Copy each line of the records below that mentions the word "text".

Records from a data collection
Start of Block

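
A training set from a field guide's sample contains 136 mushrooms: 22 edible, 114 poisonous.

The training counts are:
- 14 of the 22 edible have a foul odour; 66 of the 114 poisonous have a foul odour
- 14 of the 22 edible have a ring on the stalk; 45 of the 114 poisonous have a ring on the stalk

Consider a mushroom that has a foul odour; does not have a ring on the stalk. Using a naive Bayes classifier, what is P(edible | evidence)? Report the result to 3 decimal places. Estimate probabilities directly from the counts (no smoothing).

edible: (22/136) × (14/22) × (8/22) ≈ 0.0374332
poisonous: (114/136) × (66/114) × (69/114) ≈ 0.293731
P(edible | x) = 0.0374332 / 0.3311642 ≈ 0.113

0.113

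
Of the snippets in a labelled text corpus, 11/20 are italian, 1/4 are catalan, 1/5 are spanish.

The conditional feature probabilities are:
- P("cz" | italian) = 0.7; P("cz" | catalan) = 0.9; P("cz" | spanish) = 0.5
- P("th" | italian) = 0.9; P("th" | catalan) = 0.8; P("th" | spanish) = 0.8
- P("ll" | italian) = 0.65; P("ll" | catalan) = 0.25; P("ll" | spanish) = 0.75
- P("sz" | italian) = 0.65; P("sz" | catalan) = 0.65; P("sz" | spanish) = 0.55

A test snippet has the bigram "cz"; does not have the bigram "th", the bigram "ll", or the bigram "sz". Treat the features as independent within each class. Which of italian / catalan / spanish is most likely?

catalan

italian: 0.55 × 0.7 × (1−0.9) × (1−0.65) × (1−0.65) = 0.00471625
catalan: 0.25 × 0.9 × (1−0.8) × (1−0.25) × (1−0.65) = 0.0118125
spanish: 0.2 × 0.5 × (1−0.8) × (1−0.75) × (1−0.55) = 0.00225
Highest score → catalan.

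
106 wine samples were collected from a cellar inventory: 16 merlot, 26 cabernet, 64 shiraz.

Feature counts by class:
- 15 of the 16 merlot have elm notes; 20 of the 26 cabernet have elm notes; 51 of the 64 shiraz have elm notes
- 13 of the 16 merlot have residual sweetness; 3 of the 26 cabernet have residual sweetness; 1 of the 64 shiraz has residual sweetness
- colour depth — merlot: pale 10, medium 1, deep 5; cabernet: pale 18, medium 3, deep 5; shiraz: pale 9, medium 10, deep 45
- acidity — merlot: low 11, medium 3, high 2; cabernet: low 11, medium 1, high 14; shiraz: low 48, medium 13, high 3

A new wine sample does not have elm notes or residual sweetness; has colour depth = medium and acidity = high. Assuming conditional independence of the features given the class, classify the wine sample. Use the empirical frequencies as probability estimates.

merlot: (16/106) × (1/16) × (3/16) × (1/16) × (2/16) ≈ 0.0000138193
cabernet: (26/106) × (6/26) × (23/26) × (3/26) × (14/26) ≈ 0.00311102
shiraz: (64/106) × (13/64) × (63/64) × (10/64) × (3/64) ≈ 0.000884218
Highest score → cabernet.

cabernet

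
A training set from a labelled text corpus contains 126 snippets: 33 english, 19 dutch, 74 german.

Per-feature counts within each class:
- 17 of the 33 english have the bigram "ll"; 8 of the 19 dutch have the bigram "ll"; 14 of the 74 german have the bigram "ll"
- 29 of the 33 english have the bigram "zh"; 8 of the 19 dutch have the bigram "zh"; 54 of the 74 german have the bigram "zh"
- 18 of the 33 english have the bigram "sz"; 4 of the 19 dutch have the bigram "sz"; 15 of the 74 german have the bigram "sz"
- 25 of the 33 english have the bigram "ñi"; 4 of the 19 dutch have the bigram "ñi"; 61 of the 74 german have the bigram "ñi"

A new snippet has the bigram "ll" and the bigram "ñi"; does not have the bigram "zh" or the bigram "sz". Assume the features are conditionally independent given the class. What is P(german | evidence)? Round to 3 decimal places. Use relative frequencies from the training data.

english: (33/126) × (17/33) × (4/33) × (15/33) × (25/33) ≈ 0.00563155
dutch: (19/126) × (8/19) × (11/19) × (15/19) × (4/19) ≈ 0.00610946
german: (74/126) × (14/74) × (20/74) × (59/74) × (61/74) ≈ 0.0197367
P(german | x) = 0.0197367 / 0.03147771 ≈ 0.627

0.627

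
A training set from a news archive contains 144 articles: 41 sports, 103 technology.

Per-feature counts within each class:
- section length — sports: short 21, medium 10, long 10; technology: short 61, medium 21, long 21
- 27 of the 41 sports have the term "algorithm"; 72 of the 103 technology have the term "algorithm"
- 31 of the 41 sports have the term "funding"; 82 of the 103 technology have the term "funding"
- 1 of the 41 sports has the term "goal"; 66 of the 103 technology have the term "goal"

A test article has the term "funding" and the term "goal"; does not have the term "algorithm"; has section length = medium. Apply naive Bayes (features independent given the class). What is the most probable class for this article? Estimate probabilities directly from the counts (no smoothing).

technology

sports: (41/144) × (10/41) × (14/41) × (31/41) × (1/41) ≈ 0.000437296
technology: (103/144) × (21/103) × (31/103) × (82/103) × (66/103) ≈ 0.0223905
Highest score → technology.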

End of Block
Start of Block

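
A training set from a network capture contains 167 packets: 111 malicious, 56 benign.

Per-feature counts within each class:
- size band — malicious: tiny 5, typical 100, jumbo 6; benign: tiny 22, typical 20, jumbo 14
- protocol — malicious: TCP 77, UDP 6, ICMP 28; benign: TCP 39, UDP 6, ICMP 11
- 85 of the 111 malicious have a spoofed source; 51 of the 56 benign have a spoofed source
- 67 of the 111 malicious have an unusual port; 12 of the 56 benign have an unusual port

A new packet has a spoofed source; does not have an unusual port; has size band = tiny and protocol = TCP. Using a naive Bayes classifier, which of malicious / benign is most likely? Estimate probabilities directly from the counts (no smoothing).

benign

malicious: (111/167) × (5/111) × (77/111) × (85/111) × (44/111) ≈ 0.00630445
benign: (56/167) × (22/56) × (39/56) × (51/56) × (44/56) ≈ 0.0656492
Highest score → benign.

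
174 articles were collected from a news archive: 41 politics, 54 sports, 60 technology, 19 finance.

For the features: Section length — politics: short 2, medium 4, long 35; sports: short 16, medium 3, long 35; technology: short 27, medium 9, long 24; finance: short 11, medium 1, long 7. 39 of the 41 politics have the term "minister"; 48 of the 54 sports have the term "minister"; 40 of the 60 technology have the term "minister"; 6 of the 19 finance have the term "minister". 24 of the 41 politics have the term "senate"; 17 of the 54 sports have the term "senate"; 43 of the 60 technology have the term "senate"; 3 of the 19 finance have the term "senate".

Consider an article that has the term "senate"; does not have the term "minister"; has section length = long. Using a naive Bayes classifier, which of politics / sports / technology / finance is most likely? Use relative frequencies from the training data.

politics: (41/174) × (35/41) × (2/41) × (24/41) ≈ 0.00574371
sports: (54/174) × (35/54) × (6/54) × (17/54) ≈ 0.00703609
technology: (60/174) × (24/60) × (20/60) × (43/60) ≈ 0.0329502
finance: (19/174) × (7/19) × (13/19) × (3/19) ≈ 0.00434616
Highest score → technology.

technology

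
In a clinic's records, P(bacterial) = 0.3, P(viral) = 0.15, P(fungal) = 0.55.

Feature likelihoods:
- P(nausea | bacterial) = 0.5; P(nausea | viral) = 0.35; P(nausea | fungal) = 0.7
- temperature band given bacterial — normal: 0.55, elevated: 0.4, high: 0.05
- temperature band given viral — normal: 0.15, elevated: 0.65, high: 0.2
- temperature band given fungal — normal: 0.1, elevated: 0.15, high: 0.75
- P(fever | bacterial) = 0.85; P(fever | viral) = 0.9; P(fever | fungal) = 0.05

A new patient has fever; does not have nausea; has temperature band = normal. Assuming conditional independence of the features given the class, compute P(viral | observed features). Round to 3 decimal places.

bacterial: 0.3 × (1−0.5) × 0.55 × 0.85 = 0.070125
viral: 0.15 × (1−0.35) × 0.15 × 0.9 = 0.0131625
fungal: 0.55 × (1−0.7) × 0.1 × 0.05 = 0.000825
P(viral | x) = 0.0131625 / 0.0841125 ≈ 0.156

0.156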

End of Block

• RESULT OF THE TASK
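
Of the snippets in a labelled text corpus, 11/20 are italian, 1/4 are catalan, 1/5 are spanish.
A training set from a labelled text corpus contains 126 snippets: 33 english, 19 dutch, 74 german.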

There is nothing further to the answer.